__Work order__
Each record below needs to be copied out exactly as it stands.

----------------------------------------

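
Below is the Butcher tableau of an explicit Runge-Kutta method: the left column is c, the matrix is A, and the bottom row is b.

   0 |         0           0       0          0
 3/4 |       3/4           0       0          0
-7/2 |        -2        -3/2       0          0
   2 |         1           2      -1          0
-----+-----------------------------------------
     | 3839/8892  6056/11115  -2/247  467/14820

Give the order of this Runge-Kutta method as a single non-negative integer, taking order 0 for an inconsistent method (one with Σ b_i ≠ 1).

3

b = (3839/8892, 6056/11115, -2/247, 467/14820)
c = (0, 3/4, -7/2, 2)
Ac = (0, 0, -9/8, 5)
Σ b_i: 3839/8892·1 + 6056/11115·1 + (-2/247)·1 + 467/14820·1 = 1 ✓
b·c: 6056/11115·3/4 + (-2/247)·(-7/2) + 467/14820·2 = 1/2 ✓
b·c²: 6056/11115·9/16 + (-2/247)·49/4 + 467/14820·4 = 1/3 ✓
b·Ac: (-2/247)·(-9/8) + 467/14820·5 = 1/6 ✓
b·c³: 6056/11115·27/64 + (-2/247)·(-343/8) + 467/14820·8 = 4915/5928 ≠ 1/4 ⇒ order 3.
b·(c∘Ac): (-2/247)·63/16 + 467/14820·10 = 1679/5928 ≠ 1/8
b·Ac²: (-2/247)·(-27/32) + 467/14820·(-89/8) = -40753/118560 ≠ 1/12
b·A²c: 467/14820·9/8 = 1401/39520 ≠ 1/24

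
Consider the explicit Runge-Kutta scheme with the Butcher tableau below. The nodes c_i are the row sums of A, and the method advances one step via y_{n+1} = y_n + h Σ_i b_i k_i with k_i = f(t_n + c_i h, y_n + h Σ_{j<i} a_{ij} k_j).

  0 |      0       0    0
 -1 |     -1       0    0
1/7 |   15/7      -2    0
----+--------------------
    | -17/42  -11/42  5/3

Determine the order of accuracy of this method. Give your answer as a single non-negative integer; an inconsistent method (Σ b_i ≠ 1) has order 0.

2

b = (-17/42, -11/42, 5/3)
c = (0, -1, 1/7)
Ac = (0, 0, 2)
Σ b_i: (-17/42)·1 + (-11/42)·1 + 5/3·1 = 1 ✓
b·c: (-11/42)·(-1) + 5/3·1/7 = 1/2 ✓
b·c²: (-11/42)·1 + 5/3·1/49 = -67/294 ≠ 1/3 ⇒ order 2.
b·Ac: 5/3·2 = 10/3 ≠ 1/6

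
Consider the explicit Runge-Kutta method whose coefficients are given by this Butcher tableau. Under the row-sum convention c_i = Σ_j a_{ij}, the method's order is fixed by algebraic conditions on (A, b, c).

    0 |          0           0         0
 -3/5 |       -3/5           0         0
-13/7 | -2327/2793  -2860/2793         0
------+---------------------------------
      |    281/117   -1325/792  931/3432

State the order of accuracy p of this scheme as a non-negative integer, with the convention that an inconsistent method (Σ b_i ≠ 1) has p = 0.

b = (281/117, -1325/792, 931/3432)
c = (0, -3/5, -13/7)
Ac = (0, 0, 572/931)
Σ b_i: 281/117·1 + (-1325/792)·1 + 931/3432·1 = 1 ✓
b·c: (-1325/792)·(-3/5) + 931/3432·(-13/7) = 1/2 ✓
b·c²: (-1325/792)·9/25 + 931/3432·169/49 = 1/3 ✓
b·Ac: 931/3432·572/931 = 1/6 ✓; 3 stages ⇒ order 3.

3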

----------------------------------------

__Result of the exercise__
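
Below is the Butcher tableau of an explicit Runge-Kutta method: the left column is c, the matrix is A, and the bottom row is b.

   0 |         0           0       0          0
 3/4 |       3/4           0       0          0
-7/2 |        -2        -3/2       0          0
   2 |         1           2      -1          0
-----+-----------------------------------------
     | 3839/8892  6056/11115  -2/247  467/14820

Give the order of this Runge-Kutta method as a single non-negative integer, taking order 0 for an inconsistent method (one with Σ b_i ≠ 1).

3

b = (3839/8892, 6056/11115, -2/247, 467/14820)
c = (0, 3/4, -7/2, 2)
Ac = (0, 0, -9/8, 5)
Σ b_i: 3839/8892·1 + 6056/11115·1 + (-2/247)·1 + 467/14820·1 = 1 ✓
b·c: 6056/11115·3/4 + (-2/247)·(-7/2) + 467/14820·2 = 1/2 ✓
b·c²: 6056/11115·9/16 + (-2/247)·49/4 + 467/14820·4 = 1/3 ✓
b·Ac: (-2/247)·(-9/8) + 467/14820·5 = 1/6 ✓
b·c³: 6056/11115·27/64 + (-2/247)·(-343/8) + 467/14820·8 = 4915/5928 ≠ 1/4 ⇒ order 3.
b·(c∘Ac): (-2/247)·63/16 + 467/14820·10 = 1679/5928 ≠ 1/8
b·Ac²: (-2/247)·(-27/32) + 467/14820·(-89/8) = -40753/118560 ≠ 1/12
b·A²c: 467/14820·9/8 = 1401/39520 ≠ 1/24

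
Consider the explicit Runge-Kutta scheme with the Butcher tableau below. The nodes c_i are the row sums of A, and the method advances one step via y_{n+1} = y_n + h Σ_i b_i k_i with k_i = f(t_n + c_i h, y_n + h Σ_{j<i} a_{ij} k_j).

  0 |      0       0    0
 -1 |     -1       0    0
1/7 |   15/7      -2    0
----+--------------------
    | -17/42  -11/42  5/3

Determine the order of accuracy of this method. Give your answer as a single non-negative integer; an inconsistent method (Σ b_i ≠ 1) has order 0.

2

b = (-17/42, -11/42, 5/3)
c = (0, -1, 1/7)
Ac = (0, 0, 2)
Σ b_i: (-17/42)·1 + (-11/42)·1 + 5/3·1 = 1 ✓
b·c: (-11/42)·(-1) + 5/3·1/7 = 1/2 ✓
b·c²: (-11/42)·1 + 5/3·1/49 = -67/294 ≠ 1/3 ⇒ order 2.
b·Ac: 5/3·2 = 10/3 ≠ 1/6

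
Consider the explicit Runge-Kutta method whose coefficients are given by this Butcher tableau. Under the row-sum convention c_i = Σ_j a_{ij}, the method's order is fixed by algebraic conditions on (A, b, c).

    0 |          0           0         0
 -3/5 |       -3/5           0         0
-13/7 | -2327/2793  -2860/2793         0
------+---------------------------------
      |    281/117   -1325/792  931/3432

State the order of accuracy p of this scheme as a non-negative integer, with the convention that an inconsistent method (Σ b_i ≠ 1) has p = 0.

b = (281/117, -1325/792, 931/3432)
c = (0, -3/5, -13/7)
Ac = (0, 0, 572/931)
Σ b_i: 281/117·1 + (-1325/792)·1 + 931/3432·1 = 1 ✓
b·c: (-1325/792)·(-3/5) + 931/3432·(-13/7) = 1/2 ✓
b·c²: (-1325/792)·9/25 + 931/3432·169/49 = 1/3 ✓
b·Ac: 931/3432·572/931 = 1/6 ✓; 3 stages ⇒ order 3.

3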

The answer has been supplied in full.